Work to be completed: Word for word, restate each entry that appears below.

Records for this task:
===

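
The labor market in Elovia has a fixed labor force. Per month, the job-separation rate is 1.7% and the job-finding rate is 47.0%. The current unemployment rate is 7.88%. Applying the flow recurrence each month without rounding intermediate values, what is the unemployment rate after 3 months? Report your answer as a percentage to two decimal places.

With a fixed labor force, u_{t+1} = u_t + s·(1−u_t) − f·u_t = u_t·(1−s−f) + s.
Here 1−s−f = 0.513 and s = 0.017.
u_1 = 0.078800 × 0.513 + 0.017 = 0.057424.
u_2 = 0.057424 × 0.513 + 0.017 = 0.046459.
u_3 = 0.046459 × 0.513 + 0.017 = 0.040833.

Unemployment rate after three months ≈ 4.08%.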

===

Response to the task:
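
The labor market in Elovia has a fixed labor force. Per month, the job-separation rate is 1.7% and the job-finding rate is 47.0%. The current unemployment rate is 7.88%. Applying the flow recurrence each month without rounding intermediate values, what is the unemployment rate after 3 months? Report your answer as a percentage to two decimal places.

With a fixed labor force, u_{t+1} = u_t + s·(1−u_t) − f·u_t = u_t·(1−s−f) + s.
Here 1−s−f = 0.513 and s = 0.017.
u_1 = 0.078800 × 0.513 + 0.017 = 0.057424.
u_2 = 0.057424 × 0.513 + 0.017 = 0.046459.
u_3 = 0.046459 × 0.513 + 0.017 = 0.040833.

Unemployment rate after three months ≈ 4.08%.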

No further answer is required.